**EXERCISE BRIEF:**
Only the lines below starting at the one that contains "T[:,:,1] = [[21, 15], [-15, 3]]" and ending at the one that contains "T[:,:,2] = [[12, 18, -12], [0, 0, 0], [6, 9, -6]]" are to be reproduced, exactly and with both ends kept.

Collected data entries
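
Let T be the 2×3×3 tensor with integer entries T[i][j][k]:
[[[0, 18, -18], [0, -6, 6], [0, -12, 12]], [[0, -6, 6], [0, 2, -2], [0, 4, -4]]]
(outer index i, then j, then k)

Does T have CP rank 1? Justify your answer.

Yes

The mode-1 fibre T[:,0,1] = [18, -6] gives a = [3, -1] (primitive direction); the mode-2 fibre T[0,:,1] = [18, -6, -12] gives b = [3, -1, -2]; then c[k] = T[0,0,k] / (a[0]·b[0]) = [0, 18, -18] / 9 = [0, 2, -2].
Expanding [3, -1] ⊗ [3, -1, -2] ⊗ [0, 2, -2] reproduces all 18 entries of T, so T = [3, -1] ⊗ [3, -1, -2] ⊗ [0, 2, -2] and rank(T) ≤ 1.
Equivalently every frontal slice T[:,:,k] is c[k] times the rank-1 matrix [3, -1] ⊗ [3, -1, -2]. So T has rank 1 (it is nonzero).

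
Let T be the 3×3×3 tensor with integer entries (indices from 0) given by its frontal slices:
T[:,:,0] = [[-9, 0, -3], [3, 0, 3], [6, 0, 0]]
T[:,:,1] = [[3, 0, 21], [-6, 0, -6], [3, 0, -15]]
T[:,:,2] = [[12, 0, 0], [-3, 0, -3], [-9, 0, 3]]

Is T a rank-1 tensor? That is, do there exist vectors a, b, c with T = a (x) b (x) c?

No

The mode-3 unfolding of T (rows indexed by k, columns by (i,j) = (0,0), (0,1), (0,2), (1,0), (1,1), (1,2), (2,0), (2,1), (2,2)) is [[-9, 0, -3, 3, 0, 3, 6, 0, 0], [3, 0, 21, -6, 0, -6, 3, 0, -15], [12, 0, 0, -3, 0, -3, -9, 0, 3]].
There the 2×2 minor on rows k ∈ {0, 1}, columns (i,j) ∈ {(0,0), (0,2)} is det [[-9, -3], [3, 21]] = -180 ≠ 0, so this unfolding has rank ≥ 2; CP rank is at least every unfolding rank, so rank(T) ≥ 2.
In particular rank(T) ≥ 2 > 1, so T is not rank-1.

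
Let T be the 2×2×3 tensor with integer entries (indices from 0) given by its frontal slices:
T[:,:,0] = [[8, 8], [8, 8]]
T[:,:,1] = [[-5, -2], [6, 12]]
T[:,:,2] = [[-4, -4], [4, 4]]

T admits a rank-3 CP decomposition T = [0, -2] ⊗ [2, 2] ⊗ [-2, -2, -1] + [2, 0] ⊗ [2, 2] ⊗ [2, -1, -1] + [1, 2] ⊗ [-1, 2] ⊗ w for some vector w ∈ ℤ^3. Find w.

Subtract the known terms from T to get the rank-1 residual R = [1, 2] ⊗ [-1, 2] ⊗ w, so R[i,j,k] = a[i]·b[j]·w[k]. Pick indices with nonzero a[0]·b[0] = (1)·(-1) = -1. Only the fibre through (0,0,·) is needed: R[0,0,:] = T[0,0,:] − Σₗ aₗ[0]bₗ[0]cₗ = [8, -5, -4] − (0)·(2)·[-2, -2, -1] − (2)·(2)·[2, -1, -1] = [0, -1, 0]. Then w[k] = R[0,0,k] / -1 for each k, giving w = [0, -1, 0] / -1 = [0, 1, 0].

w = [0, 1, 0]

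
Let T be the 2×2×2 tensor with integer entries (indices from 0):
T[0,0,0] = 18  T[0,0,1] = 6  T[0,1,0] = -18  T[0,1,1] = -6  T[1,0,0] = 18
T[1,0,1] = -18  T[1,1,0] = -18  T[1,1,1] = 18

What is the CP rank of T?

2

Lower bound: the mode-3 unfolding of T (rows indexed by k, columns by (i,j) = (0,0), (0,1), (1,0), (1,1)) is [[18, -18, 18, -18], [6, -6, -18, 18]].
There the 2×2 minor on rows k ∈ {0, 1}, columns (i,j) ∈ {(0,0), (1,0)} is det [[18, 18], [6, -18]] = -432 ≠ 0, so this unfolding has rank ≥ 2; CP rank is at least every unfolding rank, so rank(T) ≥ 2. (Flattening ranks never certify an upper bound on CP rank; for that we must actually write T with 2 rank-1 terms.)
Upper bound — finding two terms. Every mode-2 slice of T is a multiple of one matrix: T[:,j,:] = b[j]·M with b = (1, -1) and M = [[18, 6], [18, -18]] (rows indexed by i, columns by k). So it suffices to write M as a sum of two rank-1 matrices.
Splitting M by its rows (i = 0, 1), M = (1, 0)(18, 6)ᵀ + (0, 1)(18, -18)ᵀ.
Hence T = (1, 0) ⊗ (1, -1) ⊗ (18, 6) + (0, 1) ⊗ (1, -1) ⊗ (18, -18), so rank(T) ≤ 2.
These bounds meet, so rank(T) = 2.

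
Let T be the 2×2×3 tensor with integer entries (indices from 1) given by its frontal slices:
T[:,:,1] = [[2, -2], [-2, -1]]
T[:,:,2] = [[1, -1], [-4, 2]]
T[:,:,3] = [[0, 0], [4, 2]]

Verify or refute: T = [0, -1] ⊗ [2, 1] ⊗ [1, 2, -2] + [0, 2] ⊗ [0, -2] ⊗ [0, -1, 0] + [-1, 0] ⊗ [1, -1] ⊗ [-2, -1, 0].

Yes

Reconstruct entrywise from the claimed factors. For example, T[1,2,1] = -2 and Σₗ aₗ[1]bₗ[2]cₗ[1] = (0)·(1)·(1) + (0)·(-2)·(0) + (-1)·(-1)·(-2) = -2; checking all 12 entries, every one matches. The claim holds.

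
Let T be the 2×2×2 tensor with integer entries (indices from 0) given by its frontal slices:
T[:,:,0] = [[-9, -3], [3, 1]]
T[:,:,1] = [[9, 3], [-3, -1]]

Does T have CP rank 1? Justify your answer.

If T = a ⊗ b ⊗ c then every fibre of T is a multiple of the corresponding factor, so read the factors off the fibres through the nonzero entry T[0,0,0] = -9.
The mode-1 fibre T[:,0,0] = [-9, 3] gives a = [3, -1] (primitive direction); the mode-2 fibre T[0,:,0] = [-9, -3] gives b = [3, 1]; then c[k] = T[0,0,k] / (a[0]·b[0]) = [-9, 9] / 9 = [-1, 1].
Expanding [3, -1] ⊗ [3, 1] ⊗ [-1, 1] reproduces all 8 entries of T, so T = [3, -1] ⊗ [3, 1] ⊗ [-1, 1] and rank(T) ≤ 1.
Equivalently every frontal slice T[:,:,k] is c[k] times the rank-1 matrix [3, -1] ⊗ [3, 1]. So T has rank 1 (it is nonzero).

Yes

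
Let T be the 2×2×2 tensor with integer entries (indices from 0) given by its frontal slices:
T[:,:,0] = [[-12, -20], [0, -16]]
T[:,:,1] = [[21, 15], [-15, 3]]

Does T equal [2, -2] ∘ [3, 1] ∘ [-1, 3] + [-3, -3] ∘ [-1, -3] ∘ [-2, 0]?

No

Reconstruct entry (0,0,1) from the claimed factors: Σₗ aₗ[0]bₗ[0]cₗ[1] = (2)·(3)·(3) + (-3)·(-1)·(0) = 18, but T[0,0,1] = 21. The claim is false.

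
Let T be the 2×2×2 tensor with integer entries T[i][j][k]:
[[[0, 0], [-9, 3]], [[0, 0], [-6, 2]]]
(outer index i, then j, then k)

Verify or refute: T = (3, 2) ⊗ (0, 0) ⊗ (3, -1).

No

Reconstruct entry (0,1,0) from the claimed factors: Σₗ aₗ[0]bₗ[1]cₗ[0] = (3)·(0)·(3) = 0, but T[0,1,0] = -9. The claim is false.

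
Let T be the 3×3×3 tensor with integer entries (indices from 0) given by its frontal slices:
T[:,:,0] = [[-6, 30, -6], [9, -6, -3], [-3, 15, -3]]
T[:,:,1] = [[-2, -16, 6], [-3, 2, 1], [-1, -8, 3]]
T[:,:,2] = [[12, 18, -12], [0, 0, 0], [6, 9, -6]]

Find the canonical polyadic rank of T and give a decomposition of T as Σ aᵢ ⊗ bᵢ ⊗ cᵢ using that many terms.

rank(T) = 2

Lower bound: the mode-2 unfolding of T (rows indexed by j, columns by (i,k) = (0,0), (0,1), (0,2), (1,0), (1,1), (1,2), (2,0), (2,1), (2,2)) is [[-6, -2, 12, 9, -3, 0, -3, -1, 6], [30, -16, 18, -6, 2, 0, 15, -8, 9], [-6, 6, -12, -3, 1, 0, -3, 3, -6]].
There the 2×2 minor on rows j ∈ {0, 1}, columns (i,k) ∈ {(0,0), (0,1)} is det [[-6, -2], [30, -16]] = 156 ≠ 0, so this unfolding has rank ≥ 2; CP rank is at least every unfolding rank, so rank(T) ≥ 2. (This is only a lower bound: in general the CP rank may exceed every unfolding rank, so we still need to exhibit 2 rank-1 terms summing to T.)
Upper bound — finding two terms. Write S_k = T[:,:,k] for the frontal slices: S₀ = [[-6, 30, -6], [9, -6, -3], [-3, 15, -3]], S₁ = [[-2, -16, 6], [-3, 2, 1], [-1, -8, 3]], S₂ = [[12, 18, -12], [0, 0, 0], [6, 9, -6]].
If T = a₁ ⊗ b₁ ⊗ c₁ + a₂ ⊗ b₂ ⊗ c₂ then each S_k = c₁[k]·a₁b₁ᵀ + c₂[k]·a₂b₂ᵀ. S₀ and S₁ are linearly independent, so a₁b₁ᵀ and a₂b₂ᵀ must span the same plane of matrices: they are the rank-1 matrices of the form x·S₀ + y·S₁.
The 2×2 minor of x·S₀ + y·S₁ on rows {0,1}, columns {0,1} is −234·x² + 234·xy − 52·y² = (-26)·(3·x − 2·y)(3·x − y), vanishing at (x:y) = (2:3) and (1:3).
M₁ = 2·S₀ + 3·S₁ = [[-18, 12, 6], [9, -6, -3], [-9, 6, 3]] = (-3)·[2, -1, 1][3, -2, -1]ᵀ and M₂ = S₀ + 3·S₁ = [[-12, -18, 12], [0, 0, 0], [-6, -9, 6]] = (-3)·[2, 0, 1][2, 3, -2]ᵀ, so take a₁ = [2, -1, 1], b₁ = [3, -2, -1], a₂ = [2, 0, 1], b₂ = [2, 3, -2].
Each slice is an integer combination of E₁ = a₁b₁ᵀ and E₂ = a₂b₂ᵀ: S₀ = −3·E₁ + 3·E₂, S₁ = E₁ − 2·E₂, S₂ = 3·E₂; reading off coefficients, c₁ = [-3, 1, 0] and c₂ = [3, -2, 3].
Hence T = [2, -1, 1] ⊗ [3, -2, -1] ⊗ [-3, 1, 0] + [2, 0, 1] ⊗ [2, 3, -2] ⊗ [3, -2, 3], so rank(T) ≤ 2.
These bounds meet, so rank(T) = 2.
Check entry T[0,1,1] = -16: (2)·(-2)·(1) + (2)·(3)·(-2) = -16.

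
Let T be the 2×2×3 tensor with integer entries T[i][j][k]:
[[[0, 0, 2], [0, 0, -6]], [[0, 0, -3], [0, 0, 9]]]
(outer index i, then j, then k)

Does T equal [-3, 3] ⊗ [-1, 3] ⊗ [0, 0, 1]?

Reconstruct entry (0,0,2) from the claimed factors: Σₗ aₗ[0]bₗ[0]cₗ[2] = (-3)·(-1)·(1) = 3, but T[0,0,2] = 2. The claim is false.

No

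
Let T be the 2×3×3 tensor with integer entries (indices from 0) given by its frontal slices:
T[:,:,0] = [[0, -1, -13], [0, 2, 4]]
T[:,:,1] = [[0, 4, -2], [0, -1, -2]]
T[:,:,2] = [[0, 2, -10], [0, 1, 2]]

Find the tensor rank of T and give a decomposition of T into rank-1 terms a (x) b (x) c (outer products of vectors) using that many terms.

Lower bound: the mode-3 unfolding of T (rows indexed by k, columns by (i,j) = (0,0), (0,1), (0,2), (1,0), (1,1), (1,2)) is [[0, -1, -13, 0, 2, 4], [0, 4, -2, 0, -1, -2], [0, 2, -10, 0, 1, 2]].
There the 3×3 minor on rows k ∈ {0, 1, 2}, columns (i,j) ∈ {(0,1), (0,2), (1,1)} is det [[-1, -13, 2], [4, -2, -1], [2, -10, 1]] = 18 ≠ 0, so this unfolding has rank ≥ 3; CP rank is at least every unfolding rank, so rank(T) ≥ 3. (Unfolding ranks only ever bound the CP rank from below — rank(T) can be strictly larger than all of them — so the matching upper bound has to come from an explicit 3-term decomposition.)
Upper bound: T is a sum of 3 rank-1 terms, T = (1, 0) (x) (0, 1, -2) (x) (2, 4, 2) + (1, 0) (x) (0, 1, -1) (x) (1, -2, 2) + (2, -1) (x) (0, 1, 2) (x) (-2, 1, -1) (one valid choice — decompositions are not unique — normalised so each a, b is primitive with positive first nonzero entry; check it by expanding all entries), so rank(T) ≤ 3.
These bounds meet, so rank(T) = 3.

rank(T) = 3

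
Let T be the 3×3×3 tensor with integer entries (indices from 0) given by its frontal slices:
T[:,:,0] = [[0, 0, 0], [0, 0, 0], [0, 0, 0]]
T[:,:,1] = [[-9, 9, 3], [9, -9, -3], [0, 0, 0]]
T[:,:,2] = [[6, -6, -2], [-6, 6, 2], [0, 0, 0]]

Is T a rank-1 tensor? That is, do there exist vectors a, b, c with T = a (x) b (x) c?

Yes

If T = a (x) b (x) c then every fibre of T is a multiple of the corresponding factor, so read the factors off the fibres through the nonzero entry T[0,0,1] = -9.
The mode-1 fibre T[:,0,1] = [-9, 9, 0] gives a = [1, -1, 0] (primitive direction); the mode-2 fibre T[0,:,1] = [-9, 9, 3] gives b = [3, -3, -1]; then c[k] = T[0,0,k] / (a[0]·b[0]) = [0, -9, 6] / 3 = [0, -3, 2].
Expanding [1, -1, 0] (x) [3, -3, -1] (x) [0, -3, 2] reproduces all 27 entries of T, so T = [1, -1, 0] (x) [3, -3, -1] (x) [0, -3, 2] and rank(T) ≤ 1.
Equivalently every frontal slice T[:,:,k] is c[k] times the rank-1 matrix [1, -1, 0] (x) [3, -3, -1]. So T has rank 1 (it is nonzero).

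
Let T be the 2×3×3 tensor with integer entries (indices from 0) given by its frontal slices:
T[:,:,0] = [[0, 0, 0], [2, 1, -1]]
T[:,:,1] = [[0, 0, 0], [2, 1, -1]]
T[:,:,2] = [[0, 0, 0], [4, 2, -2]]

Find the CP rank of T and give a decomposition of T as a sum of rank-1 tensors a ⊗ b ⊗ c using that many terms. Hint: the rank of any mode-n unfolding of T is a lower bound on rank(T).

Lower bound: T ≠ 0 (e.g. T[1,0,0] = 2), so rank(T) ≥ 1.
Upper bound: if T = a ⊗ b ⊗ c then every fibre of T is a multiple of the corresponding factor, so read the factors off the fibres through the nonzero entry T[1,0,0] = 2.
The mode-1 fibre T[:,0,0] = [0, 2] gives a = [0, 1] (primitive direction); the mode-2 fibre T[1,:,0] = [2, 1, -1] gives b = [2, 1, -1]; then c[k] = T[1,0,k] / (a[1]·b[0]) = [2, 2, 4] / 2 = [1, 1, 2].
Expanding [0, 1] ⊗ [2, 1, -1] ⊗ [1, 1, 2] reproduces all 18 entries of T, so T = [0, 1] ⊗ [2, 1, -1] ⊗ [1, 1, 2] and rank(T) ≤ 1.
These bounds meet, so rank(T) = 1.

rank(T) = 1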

**COMPLETED EXERCISE:**
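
T[:,:,1] = [[21, 15], [-15, 3]]

Does T equal [2, -2] ∘ [3, 1] ∘ [-1, 3] + [-3, -3] ∘ [-1, -3] ∘ [-2, 0]?

No

Reconstruct entry (0,0,1) from the claimed factors: Σₗ aₗ[0]bₗ[0]cₗ[1] = (2)·(3)·(3) + (-3)·(-1)·(0) = 18, but T[0,0,1] = 21. The claim is false.

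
Let T be the 2×2×2 tensor with integer entries T[i][j][k]:
[[[0, 0], [-9, 3]], [[0, 0], [-6, 2]]]
(outer index i, then j, then k)

Verify or refute: T = (3, 2) ⊗ (0, 0) ⊗ (3, -1).

No

Reconstruct entry (0,1,0) from the claimed factors: Σₗ aₗ[0]bₗ[1]cₗ[0] = (3)·(0)·(3) = 0, but T[0,1,0] = -9. The claim is false.

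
Let T be the 3×3×3 tensor with integer entries (indices from 0) given by its frontal slices:
T[:,:,0] = [[-6, 30, -6], [9, -6, -3], [-3, 15, -3]]
T[:,:,1] = [[-2, -16, 6], [-3, 2, 1], [-1, -8, 3]]
T[:,:,2] = [[12, 18, -12], [0, 0, 0], [6, 9, -6]]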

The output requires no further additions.